--- START ---

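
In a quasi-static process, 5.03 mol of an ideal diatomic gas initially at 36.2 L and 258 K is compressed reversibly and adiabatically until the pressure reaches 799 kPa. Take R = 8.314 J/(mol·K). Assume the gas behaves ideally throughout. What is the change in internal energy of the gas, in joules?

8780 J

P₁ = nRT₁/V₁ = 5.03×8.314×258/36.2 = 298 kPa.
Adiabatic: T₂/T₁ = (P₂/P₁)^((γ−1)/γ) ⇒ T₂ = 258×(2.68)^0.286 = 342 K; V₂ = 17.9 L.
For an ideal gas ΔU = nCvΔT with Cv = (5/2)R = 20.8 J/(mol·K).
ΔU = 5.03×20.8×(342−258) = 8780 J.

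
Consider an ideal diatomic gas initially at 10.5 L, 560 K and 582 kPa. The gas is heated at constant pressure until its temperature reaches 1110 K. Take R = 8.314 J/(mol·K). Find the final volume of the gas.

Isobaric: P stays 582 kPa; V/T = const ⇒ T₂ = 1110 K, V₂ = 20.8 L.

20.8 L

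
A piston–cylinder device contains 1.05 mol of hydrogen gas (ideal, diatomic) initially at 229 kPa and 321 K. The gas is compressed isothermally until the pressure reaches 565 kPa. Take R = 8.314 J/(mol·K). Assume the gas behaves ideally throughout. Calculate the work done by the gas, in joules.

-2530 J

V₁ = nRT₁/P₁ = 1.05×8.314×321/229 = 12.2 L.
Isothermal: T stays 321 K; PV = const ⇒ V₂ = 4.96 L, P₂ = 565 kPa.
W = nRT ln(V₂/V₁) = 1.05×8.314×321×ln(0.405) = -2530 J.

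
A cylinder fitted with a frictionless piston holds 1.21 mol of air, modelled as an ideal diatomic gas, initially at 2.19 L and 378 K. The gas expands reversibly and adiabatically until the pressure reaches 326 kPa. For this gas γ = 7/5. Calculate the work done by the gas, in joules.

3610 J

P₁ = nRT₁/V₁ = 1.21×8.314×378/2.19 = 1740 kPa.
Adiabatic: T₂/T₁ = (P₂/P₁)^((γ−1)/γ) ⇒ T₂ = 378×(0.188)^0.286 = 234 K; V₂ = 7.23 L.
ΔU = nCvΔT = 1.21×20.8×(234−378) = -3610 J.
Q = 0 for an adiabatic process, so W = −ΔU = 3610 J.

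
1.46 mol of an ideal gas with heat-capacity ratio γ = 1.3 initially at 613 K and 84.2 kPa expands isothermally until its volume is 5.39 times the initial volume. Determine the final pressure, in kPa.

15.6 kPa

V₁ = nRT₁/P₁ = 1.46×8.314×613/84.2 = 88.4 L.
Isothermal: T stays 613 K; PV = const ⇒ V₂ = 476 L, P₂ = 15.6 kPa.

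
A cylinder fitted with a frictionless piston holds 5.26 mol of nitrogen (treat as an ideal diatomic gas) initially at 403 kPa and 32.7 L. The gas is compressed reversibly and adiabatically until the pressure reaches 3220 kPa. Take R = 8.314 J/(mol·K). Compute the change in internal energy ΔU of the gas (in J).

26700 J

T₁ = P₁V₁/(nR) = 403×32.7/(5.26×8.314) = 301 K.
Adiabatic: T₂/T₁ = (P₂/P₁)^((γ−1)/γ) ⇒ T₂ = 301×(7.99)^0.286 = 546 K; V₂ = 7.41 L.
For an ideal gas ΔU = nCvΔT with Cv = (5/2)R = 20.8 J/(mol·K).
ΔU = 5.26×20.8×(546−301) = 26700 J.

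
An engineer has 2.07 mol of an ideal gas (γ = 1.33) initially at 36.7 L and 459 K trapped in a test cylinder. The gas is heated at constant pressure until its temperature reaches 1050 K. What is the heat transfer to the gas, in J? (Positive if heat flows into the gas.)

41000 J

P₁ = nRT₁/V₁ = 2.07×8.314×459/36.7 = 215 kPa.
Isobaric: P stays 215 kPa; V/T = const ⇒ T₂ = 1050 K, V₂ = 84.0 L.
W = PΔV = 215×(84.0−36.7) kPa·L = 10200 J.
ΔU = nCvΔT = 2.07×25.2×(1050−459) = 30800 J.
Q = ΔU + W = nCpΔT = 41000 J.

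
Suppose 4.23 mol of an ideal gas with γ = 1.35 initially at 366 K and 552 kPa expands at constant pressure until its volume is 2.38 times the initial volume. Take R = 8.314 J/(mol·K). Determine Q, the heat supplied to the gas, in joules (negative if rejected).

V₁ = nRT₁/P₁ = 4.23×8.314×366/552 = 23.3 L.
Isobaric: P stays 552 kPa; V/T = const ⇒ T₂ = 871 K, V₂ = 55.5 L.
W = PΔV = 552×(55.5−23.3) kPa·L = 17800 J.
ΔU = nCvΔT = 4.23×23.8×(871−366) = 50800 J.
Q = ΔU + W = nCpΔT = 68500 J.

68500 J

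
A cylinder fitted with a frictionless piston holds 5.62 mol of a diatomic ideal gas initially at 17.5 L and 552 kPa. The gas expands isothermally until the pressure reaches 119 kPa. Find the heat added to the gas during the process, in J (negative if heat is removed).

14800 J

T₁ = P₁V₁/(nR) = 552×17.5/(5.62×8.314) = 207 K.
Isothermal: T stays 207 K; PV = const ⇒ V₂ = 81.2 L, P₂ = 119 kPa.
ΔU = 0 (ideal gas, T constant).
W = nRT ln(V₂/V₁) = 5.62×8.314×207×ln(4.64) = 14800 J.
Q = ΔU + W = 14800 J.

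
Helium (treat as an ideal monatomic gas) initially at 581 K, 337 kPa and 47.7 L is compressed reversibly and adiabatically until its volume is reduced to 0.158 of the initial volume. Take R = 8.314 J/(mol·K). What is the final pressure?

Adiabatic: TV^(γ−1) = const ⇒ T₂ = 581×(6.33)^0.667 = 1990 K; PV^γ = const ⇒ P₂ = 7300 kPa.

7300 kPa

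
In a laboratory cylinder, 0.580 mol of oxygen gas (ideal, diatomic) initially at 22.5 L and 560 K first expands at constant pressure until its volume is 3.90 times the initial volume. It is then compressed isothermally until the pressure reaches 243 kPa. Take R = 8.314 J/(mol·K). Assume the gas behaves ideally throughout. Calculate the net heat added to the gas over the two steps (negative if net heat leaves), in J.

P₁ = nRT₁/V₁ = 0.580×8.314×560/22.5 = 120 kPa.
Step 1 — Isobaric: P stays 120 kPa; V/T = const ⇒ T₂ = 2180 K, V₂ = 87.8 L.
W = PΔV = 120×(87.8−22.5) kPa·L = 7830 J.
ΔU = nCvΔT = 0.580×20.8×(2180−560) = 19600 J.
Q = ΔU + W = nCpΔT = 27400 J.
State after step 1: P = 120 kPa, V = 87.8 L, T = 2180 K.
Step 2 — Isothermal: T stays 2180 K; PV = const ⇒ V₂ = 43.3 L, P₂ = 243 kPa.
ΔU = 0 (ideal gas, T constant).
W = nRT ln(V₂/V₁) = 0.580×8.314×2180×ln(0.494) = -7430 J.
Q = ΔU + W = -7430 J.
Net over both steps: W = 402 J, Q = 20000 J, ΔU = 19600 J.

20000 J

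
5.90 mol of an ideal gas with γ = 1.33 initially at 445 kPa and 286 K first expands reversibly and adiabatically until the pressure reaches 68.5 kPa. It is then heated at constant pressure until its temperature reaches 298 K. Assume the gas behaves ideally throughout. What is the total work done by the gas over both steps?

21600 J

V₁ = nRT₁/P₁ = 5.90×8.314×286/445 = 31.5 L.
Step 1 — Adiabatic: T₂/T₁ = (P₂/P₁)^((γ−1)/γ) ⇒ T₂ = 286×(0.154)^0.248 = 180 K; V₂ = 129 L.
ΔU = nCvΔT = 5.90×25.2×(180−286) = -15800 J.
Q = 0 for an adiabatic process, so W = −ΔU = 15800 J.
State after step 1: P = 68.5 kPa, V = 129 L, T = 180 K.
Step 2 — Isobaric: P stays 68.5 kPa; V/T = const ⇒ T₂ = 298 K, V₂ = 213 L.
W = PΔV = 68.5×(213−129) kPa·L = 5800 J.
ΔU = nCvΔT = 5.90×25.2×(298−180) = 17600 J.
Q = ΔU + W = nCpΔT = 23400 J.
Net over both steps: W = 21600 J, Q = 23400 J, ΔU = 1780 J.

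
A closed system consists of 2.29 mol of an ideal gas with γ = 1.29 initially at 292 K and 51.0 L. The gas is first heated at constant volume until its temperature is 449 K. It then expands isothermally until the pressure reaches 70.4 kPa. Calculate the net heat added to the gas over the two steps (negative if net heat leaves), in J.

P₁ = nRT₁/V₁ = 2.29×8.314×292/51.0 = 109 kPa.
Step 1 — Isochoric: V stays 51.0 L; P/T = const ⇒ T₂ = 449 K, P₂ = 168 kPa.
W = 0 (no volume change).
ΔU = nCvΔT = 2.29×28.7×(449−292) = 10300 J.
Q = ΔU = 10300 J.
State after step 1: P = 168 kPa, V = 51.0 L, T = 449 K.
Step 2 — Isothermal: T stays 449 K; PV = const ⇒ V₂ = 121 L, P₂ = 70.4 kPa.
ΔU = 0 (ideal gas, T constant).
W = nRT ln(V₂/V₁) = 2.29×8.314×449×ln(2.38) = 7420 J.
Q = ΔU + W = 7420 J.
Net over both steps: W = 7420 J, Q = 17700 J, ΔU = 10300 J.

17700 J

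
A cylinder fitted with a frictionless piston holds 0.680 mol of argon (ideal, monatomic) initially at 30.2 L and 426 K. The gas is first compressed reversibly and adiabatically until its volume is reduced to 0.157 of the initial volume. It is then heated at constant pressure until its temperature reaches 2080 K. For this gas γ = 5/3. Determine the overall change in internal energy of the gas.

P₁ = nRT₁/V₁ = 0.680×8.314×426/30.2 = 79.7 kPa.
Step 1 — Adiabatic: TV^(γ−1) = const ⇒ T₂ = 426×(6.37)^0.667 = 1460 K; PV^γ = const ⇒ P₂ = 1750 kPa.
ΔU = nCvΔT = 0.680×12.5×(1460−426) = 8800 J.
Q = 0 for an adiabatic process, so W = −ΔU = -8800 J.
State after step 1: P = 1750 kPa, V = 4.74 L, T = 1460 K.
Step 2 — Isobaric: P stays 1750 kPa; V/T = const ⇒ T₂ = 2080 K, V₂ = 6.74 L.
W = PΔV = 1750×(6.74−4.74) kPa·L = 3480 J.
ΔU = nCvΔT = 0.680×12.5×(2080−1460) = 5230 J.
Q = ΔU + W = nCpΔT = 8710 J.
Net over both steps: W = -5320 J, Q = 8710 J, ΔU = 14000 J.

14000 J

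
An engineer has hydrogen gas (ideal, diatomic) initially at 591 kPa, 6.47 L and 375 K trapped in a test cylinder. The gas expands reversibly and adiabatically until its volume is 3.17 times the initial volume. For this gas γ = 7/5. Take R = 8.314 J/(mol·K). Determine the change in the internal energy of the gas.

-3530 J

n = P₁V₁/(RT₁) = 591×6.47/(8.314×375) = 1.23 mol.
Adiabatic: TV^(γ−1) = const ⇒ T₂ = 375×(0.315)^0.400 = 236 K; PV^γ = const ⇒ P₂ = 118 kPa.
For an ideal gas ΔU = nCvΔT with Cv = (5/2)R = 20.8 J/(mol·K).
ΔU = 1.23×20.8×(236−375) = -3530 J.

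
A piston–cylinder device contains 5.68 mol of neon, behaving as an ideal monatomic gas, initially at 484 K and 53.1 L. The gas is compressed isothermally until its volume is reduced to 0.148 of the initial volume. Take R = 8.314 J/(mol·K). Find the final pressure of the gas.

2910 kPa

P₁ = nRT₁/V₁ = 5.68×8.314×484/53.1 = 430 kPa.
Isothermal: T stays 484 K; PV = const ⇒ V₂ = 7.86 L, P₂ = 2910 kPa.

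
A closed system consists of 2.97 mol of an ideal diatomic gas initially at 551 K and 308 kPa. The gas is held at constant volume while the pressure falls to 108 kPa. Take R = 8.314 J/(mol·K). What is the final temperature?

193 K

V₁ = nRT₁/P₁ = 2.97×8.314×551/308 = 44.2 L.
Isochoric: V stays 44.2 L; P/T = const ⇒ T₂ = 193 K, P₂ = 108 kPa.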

--- END ---

• _What to produce_
There is one span to return: the line holding "A piston–cylinder device contains 5.68" and every line after it through the end of the listing above; please give it exactly and add nothing.

• _Your response_
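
A piston–cylinder device contains 5.68 mol of neon, behaving as an ideal monatomic gas, initially at 484 K and 53.1 L. The gas is compressed isothermally until its volume is reduced to 0.148 of the initial volume. Take R = 8.314 J/(mol·K). Find the final pressure of the gas.

2910 kPa

P₁ = nRT₁/V₁ = 5.68×8.314×484/53.1 = 430 kPa.
Isothermal: T stays 484 K; PV = const ⇒ V₂ = 7.86 L, P₂ = 2910 kPa.

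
A closed system consists of 2.97 mol of an ideal diatomic gas initially at 551 K and 308 kPa. The gas is held at constant volume while the pressure falls to 108 kPa. Take R = 8.314 J/(mol·K). What is the final temperature?

193 K

V₁ = nRT₁/P₁ = 2.97×8.314×551/308 = 44.2 L.
Isochoric: V stays 44.2 L; P/T = const ⇒ T₂ = 193 K, P₂ = 108 kPa.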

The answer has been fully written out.